### Instructions for the task
Repeat precisely the span of lines below that opens with the line containing "worklist = [0,1,…,6];" and closes with the line containing "b+1] clipped to [−4,4]; f(⊥)=⊥", both included.

====================

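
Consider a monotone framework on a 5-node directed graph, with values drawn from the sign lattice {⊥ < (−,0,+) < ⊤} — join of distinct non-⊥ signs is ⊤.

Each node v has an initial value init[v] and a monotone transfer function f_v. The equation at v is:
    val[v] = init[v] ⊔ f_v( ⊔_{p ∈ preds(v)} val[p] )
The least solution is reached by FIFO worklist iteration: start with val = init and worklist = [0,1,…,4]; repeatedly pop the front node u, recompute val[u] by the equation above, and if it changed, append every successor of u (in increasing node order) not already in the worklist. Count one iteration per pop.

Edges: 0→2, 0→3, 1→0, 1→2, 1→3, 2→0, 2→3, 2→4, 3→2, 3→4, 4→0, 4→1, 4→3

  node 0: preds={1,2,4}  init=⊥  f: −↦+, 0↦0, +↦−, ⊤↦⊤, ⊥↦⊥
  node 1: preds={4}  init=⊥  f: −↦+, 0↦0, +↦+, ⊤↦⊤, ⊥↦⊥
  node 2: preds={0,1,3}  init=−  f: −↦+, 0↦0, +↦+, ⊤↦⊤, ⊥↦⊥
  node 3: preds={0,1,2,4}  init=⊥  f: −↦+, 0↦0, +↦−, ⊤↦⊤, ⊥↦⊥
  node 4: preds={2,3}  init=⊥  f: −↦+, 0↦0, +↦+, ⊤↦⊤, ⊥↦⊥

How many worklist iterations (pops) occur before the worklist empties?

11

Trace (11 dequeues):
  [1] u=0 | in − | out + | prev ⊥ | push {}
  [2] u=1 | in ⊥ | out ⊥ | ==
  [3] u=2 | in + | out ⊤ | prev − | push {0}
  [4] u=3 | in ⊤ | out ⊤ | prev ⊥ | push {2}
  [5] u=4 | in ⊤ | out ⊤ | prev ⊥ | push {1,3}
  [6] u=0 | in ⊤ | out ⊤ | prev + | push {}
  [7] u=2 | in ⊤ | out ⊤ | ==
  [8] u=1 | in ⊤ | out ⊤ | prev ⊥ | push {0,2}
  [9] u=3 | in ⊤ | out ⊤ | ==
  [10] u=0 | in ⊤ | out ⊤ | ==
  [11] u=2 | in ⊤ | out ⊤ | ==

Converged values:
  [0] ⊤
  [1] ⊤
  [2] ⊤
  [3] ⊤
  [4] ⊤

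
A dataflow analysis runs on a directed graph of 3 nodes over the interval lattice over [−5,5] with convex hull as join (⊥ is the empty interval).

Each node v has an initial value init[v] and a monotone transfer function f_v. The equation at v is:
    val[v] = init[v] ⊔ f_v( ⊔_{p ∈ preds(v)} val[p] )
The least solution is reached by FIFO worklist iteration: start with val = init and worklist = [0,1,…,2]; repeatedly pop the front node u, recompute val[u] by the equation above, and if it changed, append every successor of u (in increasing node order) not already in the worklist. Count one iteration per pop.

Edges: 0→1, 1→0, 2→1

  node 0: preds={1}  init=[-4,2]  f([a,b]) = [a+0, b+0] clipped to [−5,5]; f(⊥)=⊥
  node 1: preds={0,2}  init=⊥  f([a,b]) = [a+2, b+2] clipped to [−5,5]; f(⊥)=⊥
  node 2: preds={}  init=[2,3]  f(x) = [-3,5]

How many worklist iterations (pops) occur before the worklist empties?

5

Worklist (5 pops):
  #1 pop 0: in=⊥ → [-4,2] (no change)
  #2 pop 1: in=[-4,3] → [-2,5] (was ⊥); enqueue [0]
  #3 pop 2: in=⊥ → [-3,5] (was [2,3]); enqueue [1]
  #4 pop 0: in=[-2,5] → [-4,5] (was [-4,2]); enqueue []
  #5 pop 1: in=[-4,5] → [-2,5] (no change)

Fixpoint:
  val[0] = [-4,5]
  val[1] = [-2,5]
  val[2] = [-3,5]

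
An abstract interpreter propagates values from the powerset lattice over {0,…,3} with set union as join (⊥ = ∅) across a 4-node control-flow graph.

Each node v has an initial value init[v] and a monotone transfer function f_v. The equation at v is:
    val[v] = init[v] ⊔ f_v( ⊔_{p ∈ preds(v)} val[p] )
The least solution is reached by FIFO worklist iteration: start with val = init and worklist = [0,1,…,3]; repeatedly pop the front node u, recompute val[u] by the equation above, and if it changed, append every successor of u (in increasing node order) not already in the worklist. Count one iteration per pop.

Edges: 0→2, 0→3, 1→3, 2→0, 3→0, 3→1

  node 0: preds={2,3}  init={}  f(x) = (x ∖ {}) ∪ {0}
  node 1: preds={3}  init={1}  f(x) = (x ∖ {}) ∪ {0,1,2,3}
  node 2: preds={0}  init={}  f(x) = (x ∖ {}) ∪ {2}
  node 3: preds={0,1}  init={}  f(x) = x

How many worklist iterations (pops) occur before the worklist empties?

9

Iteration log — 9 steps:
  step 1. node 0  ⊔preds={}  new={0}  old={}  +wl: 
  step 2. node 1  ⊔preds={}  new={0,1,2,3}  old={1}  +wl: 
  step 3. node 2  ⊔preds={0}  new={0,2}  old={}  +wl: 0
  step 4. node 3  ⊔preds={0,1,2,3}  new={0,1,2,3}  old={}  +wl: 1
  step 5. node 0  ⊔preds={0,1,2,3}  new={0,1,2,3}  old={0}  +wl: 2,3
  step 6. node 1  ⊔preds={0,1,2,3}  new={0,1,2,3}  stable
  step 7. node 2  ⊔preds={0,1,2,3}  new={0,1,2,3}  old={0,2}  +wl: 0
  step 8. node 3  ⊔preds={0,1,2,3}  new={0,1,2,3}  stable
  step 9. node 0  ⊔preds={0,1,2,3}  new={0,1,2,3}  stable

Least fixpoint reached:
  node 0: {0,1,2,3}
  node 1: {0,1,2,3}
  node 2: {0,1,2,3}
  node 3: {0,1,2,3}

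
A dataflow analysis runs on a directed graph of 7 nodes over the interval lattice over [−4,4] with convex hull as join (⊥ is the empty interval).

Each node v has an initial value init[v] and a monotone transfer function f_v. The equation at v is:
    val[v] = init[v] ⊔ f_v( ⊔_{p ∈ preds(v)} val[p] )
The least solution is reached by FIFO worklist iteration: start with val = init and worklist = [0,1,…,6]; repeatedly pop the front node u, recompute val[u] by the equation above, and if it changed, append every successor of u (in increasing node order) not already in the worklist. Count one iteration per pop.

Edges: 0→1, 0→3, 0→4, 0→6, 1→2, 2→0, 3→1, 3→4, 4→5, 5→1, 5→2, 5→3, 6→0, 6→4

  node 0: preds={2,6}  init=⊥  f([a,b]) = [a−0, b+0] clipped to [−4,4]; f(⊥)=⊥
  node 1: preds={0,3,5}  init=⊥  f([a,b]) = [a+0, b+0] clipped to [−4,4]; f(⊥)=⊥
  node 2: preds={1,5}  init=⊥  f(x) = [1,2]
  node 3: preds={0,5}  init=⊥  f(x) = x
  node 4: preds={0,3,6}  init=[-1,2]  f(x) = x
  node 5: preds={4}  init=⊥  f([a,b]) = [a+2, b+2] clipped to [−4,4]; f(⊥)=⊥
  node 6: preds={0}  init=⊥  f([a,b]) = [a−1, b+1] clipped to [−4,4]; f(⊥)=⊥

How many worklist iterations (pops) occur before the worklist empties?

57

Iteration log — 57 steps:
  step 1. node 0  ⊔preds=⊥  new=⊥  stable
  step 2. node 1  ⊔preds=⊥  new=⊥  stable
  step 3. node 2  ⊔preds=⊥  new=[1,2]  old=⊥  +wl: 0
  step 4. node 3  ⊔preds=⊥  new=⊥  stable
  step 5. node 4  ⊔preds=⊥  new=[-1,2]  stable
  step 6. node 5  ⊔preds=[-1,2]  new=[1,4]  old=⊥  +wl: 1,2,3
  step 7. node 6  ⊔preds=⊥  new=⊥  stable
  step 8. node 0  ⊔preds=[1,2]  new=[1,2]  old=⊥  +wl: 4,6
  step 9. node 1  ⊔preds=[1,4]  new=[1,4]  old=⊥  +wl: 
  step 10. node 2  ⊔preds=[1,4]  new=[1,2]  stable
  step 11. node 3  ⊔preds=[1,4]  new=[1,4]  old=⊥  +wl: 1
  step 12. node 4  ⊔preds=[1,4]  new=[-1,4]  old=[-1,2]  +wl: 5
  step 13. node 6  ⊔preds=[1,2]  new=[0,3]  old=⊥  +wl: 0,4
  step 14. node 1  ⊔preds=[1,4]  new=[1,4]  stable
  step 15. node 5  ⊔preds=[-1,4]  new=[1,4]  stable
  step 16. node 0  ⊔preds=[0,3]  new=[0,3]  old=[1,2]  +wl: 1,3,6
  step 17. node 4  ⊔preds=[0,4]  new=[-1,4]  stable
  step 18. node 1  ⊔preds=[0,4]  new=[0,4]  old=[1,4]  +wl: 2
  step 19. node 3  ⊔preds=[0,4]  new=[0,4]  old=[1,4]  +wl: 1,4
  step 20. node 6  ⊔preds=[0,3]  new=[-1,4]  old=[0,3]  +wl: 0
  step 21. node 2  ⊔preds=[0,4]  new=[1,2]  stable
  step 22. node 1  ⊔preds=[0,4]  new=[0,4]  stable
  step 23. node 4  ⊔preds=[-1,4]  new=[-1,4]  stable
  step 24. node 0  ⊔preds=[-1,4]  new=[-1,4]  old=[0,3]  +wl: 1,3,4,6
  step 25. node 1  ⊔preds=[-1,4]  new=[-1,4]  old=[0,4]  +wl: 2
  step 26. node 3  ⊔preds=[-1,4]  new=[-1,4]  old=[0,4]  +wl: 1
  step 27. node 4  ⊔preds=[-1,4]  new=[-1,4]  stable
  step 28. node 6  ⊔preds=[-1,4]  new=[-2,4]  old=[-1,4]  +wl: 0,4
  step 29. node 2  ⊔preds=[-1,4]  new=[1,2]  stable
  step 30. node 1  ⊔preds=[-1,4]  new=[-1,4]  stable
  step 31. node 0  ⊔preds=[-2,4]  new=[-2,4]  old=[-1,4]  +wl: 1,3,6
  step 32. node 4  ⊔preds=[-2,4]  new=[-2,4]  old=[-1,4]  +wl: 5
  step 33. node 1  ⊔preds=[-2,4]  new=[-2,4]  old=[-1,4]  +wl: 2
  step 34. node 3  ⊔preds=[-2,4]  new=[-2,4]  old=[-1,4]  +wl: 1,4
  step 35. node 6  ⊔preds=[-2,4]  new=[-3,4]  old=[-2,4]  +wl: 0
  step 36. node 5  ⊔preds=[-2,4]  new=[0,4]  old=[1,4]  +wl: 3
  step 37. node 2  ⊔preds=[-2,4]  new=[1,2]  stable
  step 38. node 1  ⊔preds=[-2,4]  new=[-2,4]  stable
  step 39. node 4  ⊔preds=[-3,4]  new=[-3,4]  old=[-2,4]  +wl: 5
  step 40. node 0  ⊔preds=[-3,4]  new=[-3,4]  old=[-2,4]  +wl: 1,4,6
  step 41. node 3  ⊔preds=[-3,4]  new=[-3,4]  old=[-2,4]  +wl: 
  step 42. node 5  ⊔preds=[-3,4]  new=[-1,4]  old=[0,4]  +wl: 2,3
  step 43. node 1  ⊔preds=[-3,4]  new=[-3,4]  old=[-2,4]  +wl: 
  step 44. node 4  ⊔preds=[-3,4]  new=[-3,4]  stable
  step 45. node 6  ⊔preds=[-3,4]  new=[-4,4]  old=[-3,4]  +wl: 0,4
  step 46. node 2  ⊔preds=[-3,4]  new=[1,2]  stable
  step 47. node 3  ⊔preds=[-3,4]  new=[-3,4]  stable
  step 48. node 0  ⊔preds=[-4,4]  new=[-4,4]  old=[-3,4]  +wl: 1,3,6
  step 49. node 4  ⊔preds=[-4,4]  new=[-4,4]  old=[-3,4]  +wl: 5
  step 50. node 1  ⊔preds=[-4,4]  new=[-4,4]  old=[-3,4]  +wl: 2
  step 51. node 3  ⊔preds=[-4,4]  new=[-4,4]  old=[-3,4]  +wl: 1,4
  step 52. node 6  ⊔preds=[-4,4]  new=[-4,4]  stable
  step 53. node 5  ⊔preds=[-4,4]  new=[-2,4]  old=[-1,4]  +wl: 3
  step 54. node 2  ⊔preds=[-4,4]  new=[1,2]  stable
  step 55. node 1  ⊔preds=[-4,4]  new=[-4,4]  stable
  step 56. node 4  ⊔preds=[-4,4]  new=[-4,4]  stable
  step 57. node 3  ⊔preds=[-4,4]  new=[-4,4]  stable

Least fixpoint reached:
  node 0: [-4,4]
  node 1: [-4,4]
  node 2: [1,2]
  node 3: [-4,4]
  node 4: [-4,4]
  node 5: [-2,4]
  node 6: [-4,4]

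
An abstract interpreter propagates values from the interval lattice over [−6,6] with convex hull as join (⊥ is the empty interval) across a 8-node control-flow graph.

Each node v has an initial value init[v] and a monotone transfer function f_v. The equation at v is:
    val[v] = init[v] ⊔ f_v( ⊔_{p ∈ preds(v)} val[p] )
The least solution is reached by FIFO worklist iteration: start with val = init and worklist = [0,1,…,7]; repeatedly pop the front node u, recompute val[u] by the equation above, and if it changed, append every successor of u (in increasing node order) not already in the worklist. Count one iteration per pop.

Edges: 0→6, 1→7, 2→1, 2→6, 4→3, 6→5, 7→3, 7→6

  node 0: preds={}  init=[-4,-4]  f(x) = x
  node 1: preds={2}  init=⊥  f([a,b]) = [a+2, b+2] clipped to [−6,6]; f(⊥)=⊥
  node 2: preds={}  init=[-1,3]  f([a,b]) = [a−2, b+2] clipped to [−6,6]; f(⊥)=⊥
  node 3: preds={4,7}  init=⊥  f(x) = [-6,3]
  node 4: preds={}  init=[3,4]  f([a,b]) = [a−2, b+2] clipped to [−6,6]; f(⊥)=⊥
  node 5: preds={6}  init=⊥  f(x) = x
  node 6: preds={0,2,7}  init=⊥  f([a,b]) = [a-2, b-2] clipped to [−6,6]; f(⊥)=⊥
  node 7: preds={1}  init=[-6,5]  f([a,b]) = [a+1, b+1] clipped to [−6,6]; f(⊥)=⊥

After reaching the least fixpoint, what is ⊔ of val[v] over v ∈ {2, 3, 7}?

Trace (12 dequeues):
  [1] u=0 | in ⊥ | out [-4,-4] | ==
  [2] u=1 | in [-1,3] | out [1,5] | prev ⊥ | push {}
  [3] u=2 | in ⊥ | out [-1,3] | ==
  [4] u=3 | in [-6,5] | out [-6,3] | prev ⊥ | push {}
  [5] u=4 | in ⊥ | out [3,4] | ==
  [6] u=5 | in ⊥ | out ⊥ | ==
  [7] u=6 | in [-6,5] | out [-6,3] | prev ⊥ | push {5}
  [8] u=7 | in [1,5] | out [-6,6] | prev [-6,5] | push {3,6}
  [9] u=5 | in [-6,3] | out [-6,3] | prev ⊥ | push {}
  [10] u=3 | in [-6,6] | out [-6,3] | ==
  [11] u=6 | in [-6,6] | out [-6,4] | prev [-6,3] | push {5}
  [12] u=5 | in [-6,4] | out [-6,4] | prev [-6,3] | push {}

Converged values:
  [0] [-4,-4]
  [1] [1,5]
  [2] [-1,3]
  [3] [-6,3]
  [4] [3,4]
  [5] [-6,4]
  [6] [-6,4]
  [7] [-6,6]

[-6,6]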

====================

### Result
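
The least solution is reached by FIFO worklist iteration: start with val = init and worklist = [0,1,…,6]; repeatedly pop the front node u, recompute val[u] by the equation above, and if it changed, append every successor of u (in increasing node order) not already in the worklist. Count one iteration per pop.

Edges: 0→1, 0→3, 0→4, 0→6, 1→2, 2→0, 3→1, 3→4, 4→5, 5→1, 5→2, 5→3, 6→0, 6→4

  node 0: preds={2,6}  init=⊥  f([a,b]) = [a−0, b+0] clipped to [−4,4]; f(⊥)=⊥
  node 1: preds={0,3,5}  init=⊥  f([a,b]) = [a+0, b+0] clipped to [−4,4]; f(⊥)=⊥
  node 2: preds={1,5}  init=⊥  f(x) = [1,2]
  node 3: preds={0,5}  init=⊥  f(x) = x
  node 4: preds={0,3,6}  init=[-1,2]  f(x) = x
  node 5: preds={4}  init=⊥  f([a,b]) = [a+2, b+2] clipped to [−4,4]; f(⊥)=⊥
  node 6: preds={0}  init=⊥  f([a,b]) = [a−1, b+1] clipped to [−4,4]; f(⊥)=⊥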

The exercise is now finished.